*** Opening RECORDS PROVIDED ***
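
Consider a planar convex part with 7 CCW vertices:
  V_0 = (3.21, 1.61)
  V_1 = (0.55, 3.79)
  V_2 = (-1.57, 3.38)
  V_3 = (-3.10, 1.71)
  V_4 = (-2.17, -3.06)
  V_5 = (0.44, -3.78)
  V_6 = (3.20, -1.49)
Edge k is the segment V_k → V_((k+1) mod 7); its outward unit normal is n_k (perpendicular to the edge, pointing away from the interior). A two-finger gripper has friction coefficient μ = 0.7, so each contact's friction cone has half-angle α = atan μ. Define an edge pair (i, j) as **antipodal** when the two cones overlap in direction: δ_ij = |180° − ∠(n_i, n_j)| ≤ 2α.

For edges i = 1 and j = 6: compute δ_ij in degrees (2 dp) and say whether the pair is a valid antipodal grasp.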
*** Closing RECORDS PROVIDED ***
*** Opening RECORDS PROVIDED ***
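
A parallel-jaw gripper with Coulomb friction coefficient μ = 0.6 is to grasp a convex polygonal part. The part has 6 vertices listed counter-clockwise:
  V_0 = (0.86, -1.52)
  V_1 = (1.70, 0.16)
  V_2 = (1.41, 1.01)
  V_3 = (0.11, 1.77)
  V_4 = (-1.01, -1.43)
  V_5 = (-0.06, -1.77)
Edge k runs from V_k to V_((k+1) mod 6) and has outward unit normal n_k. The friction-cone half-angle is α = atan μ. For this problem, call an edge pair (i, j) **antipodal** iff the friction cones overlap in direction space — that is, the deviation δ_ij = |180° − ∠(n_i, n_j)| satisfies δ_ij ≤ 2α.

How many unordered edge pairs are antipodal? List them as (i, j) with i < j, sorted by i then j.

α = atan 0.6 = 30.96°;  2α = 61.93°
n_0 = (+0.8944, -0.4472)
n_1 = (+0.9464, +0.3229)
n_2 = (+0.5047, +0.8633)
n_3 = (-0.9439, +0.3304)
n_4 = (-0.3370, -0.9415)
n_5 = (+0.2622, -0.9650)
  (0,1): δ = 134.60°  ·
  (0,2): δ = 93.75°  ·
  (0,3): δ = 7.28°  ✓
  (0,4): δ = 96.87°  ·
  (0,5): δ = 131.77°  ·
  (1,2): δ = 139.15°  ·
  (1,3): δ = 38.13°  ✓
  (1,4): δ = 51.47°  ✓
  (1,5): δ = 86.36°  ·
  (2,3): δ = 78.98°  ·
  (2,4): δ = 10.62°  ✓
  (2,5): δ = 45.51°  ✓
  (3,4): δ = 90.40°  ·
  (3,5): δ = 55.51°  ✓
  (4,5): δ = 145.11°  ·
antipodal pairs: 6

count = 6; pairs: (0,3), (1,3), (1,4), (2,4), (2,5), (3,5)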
*** Closing RECORDS PROVIDED ***
### [EXERCISE OBJECTIVE]
Please, from the entries above, set down exactly the lines from the one containing "V_2 = (1.41, 1.01)" through the one containing "Edge k runs", and only those.

### [SOLVED EXERCISE]
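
  V_2 = (1.41, 1.01)
  V_3 = (0.11, 1.77)
  V_4 = (-1.01, -1.43)
  V_5 = (-0.06, -1.77)
Edge k runs from V_k to V_((k+1) mod 6) and has outward unit normal n_k. The friction-cone half-angle is α = atan μ. For this problem, call an edge pair (i, j) **antipodal** iff the friction cones overlap in direction space — that is, the deviation δ_ij = |180° − ∠(n_i, n_j)| satisfies δ_ij ≤ 2α.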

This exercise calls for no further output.